* _PROBLEM REQUIREMENTS_: Lines with the word "evaluating" are the answer; copy each of them from the data below.

*** Opening THE RECORDS ***

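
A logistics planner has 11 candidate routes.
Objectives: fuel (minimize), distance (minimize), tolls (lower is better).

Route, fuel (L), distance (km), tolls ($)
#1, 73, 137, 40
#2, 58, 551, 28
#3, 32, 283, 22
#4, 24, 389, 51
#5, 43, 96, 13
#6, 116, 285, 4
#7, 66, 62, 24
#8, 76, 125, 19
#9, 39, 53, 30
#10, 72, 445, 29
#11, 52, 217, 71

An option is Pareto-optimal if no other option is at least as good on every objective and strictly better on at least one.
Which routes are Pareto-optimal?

#3, #4, #5, #6, #7, #9

#1: dominated by #5 (fuel 43≤73, distance 96≤137, tolls 13≤40).
#2: dominated by #3 (fuel 32≤58, distance 283≤551, tolls 22≤28).
#3: not dominated.
#4: not dominated (best fuel).
#5: not dominated.
#6: not dominated (best tolls).
#7: not dominated.
#8: dominated by #5 (fuel 43≤76, distance 96≤125, tolls 13≤19).
#9: not dominated (best distance).
#10: dominated by #3 (fuel 32≤72, distance 283≤445, tolls 22≤29).
#11: dominated by #5 (fuel 43≤52, distance 96≤217, tolls 13≤71).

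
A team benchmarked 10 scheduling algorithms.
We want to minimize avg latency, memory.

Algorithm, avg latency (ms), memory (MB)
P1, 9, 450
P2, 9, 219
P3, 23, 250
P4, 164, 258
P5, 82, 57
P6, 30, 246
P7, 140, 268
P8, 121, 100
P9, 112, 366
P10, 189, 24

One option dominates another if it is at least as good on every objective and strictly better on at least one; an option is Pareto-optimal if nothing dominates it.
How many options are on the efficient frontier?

3

P1: dominated by P2 (avg latency 9≤9, memory 219≤450).
P2: not dominated.
P3: dominated by P2 (avg latency 9≤23, memory 219≤250).
P4: dominated by P2 (avg latency 9≤164, memory 219≤258).
P5: not dominated.
P6: dominated by P2 (avg latency 9≤30, memory 219≤246).
P7: dominated by P2 (avg latency 9≤140, memory 219≤268).
P8: dominated by P5 (avg latency 82≤121, memory 57≤100).
P9: dominated by P2 (avg latency 9≤112, memory 219≤366).
P10: not dominated (best memory).
Pareto-optimal: P2, P5, P10 → 3.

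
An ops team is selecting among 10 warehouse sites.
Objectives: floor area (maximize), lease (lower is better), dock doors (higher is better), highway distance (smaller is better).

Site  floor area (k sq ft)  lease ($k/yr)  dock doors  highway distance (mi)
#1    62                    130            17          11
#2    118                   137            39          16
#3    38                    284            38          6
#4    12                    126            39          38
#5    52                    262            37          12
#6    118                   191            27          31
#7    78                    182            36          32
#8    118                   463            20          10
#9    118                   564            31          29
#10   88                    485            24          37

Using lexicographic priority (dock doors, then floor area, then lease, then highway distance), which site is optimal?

#2

First maximize dock doors: best is 39, kept {#2, #4}.
Then maximize floor area: best is 118, kept {#2}.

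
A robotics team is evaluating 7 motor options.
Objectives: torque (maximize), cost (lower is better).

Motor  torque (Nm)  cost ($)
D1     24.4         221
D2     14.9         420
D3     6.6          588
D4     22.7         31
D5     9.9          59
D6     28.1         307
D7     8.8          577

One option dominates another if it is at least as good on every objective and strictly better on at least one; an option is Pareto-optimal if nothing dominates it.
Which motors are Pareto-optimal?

D1, D4, D6

D1: not dominated.
D2: dominated by D1 (torque 24.4≥14.9, cost 221≤420).
D3: dominated by D1 (torque 24.4≥6.6, cost 221≤588).
D4: not dominated (best cost).
D5: dominated by D4 (torque 22.7≥9.9, cost 31≤59).
D6: not dominated (best torque).
D7: dominated by D1 (torque 24.4≥8.8, cost 221≤577).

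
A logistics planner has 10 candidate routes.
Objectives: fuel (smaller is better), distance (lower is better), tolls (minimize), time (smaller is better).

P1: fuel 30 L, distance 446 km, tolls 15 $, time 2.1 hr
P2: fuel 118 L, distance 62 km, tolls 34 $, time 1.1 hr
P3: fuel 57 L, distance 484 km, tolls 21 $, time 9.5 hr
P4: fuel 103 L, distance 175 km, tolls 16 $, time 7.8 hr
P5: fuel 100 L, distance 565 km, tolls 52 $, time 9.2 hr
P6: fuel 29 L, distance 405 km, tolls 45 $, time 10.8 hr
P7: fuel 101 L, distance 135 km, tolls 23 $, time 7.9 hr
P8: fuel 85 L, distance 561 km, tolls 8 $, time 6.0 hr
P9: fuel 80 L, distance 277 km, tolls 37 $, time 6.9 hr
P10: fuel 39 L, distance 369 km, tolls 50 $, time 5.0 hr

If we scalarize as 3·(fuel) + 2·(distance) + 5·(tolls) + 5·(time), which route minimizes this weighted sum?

P2

P1: 3·30 + 2·446 + 5·15 + 5·2.1 = 1067.5
P2: 3·118 + 2·62 + 5·34 + 5·1.1 = 653.5
P3: 3·57 + 2·484 + 5·21 + 5·9.5 = 1291.5
P4: 3·103 + 2·175 + 5·16 + 5·7.8 = 778.0
P5: 3·100 + 2·565 + 5·52 + 5·9.2 = 1736.0
P6: 3·29 + 2·405 + 5·45 + 5·10.8 = 1176.0
P7: 3·101 + 2·135 + 5·23 + 5·7.9 = 727.5
P8: 3·85 + 2·561 + 5·8 + 5·6.0 = 1447.0
P9: 3·80 + 2·277 + 5·37 + 5·6.9 = 1013.5
P10: 3·39 + 2·369 + 5·50 + 5·5.0 = 1130.0
Lowest: P2 at 653.5.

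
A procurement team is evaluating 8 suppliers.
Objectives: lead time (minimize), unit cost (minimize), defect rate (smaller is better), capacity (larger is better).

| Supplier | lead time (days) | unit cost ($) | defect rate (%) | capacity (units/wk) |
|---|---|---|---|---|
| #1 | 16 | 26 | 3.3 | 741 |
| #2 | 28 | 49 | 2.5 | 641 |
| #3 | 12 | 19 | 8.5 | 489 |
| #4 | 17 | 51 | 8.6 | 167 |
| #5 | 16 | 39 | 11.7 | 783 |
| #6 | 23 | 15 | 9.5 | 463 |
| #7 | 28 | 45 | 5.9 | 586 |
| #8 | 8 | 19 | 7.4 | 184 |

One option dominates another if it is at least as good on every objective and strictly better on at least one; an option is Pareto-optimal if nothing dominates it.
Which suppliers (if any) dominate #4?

#1, #3, #8

#1: lead time 16≤17, unit cost 26≤51, defect rate 3.3≤8.6, capacity 741≥167 — dominates #4.
#3: lead time 12≤17, unit cost 19≤51, defect rate 8.5≤8.6, capacity 489≥167 — dominates #4.
#8: lead time 8≤17, unit cost 19≤51, defect rate 7.4≤8.6, capacity 184≥167 — dominates #4.
Others (#2, #5, #6, #7) are each worse than #4 on at least one objective.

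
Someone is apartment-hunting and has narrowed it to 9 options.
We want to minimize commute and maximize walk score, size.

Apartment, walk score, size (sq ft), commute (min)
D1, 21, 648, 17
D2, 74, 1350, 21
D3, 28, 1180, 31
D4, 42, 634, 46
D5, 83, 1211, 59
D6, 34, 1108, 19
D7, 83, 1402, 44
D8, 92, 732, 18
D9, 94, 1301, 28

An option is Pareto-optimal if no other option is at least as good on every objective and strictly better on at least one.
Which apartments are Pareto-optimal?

D1, D2, D6, D7, D8, D9

D1: not dominated (best commute).
D2: not dominated.
D3: dominated by D2 (walk score 74≥28, size 1350≥1180, commute 21≤31).
D4: dominated by D2 (walk score 74≥42, size 1350≥634, commute 21≤46).
D5: dominated by D7 (walk score 83≥83, size 1402≥1211, commute 44≤59).
D6: not dominated.
D7: not dominated (best size).
D8: not dominated.
D9: not dominated (best walk score).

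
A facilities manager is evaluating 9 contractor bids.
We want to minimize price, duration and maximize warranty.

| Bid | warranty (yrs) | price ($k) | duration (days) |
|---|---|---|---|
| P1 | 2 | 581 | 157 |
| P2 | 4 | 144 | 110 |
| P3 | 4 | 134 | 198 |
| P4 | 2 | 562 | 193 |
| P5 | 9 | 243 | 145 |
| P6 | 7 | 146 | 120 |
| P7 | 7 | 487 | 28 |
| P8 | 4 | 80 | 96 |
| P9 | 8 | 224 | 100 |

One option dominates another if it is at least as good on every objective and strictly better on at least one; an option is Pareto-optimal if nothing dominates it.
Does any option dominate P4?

Yes

P2 vs P4: warranty 4≥2, price 144≤562, duration 110≤193 — P2 is at least as good on every objective and strictly better on at least one, so P2 dominates P4.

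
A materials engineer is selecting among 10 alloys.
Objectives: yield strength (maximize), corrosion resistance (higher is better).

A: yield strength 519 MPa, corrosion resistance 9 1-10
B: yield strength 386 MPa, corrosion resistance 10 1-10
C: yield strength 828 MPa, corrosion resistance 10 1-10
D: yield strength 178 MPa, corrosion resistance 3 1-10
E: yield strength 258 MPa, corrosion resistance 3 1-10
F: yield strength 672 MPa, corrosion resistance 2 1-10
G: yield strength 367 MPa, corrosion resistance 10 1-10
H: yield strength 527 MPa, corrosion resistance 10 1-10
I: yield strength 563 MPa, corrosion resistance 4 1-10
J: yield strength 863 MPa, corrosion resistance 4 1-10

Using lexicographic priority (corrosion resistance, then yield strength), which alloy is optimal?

First maximize corrosion resistance: best is 10, kept {B, C, G, H}.
Then maximize yield strength: best is 828, kept {C}.

C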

*** Closing THE RECORDS ***

* _THE ANSWER_:
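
A robotics team is evaluating 7 motor options.
A procurement team is evaluating 8 suppliers.
A facilities manager is evaluating 9 contractor bids.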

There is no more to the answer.